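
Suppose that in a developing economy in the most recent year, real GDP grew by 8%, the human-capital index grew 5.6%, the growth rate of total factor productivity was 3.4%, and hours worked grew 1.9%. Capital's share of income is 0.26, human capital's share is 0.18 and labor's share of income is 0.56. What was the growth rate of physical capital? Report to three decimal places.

Labor's share = 1 − 0.26 − 0.18 = 0.56.
gY = gA + 0.18×5.6 + 0.56×1.9 + 0.26×g.
0.26×g = 8 − 3.4 − 2.072 = 2.528.
g = 2.528 / 0.26 = 9.72308%.

9.723%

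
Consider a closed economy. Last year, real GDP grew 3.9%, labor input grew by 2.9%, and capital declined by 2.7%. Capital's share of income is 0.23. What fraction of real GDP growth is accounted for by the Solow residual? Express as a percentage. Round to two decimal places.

The Solow residual accounted for 58.67% of growth.

Labor's share = 1 − 0.23 = 0.77.
Capital: 0.23 × (-2.7) = -0.621 pp.
Labor input: 0.77 × 2.9 = 2.233 pp.
TFP growth = 3.9 − 1.612 = 2.288%.
TFP share of growth = 2.288 / 3.9 × 100 = 58.6667%.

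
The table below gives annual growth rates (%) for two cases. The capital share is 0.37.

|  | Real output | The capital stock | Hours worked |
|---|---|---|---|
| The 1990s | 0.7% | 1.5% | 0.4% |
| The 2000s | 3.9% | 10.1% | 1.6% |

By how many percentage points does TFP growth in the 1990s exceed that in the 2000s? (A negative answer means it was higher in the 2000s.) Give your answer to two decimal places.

Labor's share = 1 − 0.37 = 0.63.
The 1990s: TFP = 0.7 − 0.555 − 0.252 = -0.107%.
The 2000s: TFP = 3.9 − 3.737 − 1.008 = -0.845%.
Difference = -0.107 − (-0.845) = 0.738 pp.

0.74 percentage points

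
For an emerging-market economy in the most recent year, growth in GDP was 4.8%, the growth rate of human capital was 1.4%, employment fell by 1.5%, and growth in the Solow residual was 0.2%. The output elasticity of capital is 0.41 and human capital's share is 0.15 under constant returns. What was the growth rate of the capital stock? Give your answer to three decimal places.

Labor's share = 1 − 0.41 − 0.15 = 0.44.
gY = gA + 0.15×1.4 + 0.44×(-1.5) + 0.41×g.
0.41×g = 4.8 − 0.2 + 0.45 = 5.05.
g = 5.05 / 0.41 = 12.31707%.

12.317%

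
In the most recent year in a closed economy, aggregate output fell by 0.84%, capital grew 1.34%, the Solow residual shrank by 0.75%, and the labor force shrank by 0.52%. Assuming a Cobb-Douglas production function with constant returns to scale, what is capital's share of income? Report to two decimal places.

gY = gA + α·gK + (1−α)·gL, so gY − gA − gL = α(gK − gL).
-0.84 + 0.75 + 0.52 = α × (1.34 − (-0.52)).
0.43 = 1.86 α, so α = 0.2312.

0.23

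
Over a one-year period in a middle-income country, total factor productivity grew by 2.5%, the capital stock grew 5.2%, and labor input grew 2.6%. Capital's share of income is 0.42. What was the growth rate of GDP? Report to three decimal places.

Labor's share = 1 − 0.42 = 0.58.
The capital stock: 0.42 × 5.2 = 2.184 pp.
Labor input: 0.58 × 2.6 = 1.508 pp.
Output growth = 2.5 + 3.692 = 6.192%.

6.192%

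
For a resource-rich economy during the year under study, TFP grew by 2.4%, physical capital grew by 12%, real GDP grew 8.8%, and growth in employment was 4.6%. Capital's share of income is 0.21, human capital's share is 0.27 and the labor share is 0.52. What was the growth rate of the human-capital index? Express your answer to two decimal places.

5.51%

Labor's share = 1 − 0.21 − 0.27 = 0.52.
gY = gA + 0.21×12 + 0.52×4.6 + 0.27×g.
0.27×g = 8.8 − 2.4 − 4.912 = 1.488.
g = 1.488 / 0.27 = 5.5111%.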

□ □ □ □ □ □ □

* **Work required**: Repeat each record word for word. Do not leave any out.

* **Task output**:
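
Suppose that in a developing economy in the most recent year, real GDP grew by 8%, the human-capital index grew 5.6%, the growth rate of total factor productivity was 3.4%, and hours worked grew 1.9%. Capital's share of income is 0.26, human capital's share is 0.18 and labor's share of income is 0.56. What was the growth rate of physical capital? Report to three decimal places.

Labor's share = 1 − 0.26 − 0.18 = 0.56.
gY = gA + 0.18×5.6 + 0.56×1.9 + 0.26×g.
0.26×g = 8 − 3.4 − 2.072 = 2.528.
g = 2.528 / 0.26 = 9.72308%.

9.723%

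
Consider a closed economy. Last year, real GDP grew 3.9%, labor input grew by 2.9%, and capital declined by 2.7%. Capital's share of income is 0.23. What fraction of real GDP growth is accounted for by the Solow residual? Express as a percentage. Round to two decimal places.

The Solow residual accounted for 58.67% of growth.

Labor's share = 1 − 0.23 = 0.77.
Capital: 0.23 × (-2.7) = -0.621 pp.
Labor input: 0.77 × 2.9 = 2.233 pp.
TFP growth = 3.9 − 1.612 = 2.288%.
TFP share of growth = 2.288 / 3.9 × 100 = 58.6667%.

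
The table below gives annual growth rates (%) for two cases. The capital share is 0.37.

|  | Real output | The capital stock | Hours worked |
|---|---|---|---|
| The 1990s | 0.7% | 1.5% | 0.4% |
| The 2000s | 3.9% | 10.1% | 1.6% |

By how many percentage points does TFP growth in the 1990s exceed that in the 2000s? (A negative answer means it was higher in the 2000s.) Give your answer to two decimal places.

Labor's share = 1 − 0.37 = 0.63.
The 1990s: TFP = 0.7 − 0.555 − 0.252 = -0.107%.
The 2000s: TFP = 3.9 − 3.737 − 1.008 = -0.845%.
Difference = -0.107 − (-0.845) = 0.738 pp.

0.74 percentage points

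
For an emerging-market economy in the most recent year, growth in GDP was 4.8%, the growth rate of human capital was 1.4%, employment fell by 1.5%, and growth in the Solow residual was 0.2%. The output elasticity of capital is 0.41 and human capital's share is 0.15 under constant returns. What was the growth rate of the capital stock? Give your answer to three decimal places.

Labor's share = 1 − 0.41 − 0.15 = 0.44.
gY = gA + 0.15×1.4 + 0.44×(-1.5) + 0.41×g.
0.41×g = 4.8 − 0.2 + 0.45 = 5.05.
g = 5.05 / 0.41 = 12.31707%.

12.317%

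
In the most recent year in a closed economy, aggregate output fell by 0.84%, capital grew 1.34%, the Solow residual shrank by 0.75%, and the labor force shrank by 0.52%. Assuming a Cobb-Douglas production function with constant returns to scale, what is capital's share of income? Report to two decimal places.

gY = gA + α·gK + (1−α)·gL, so gY − gA − gL = α(gK − gL).
-0.84 + 0.75 + 0.52 = α × (1.34 − (-0.52)).
0.43 = 1.86 α, so α = 0.2312.

0.23

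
Over a one-year period in a middle-income country, total factor productivity grew by 2.5%, the capital stock grew 5.2%, and labor input grew 2.6%. Capital's share of income is 0.42. What was the growth rate of GDP? Report to three decimal places.

Labor's share = 1 − 0.42 = 0.58.
The capital stock: 0.42 × 5.2 = 2.184 pp.
Labor input: 0.58 × 2.6 = 1.508 pp.
Output growth = 2.5 + 3.692 = 6.192%.

6.192%

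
For a resource-rich economy during the year under study, TFP grew by 2.4%, physical capital grew by 12%, real GDP grew 8.8%, and growth in employment was 4.6%. Capital's share of income is 0.21, human capital's share is 0.27 and the labor share is 0.52. What was the growth rate of the human-capital index? Express your answer to two decimal places.

5.51%

Labor's share = 1 − 0.21 − 0.27 = 0.52.
gY = gA + 0.21×12 + 0.52×4.6 + 0.27×g.
0.27×g = 8.8 − 2.4 − 4.912 = 1.488.
g = 1.488 / 0.27 = 5.5111%.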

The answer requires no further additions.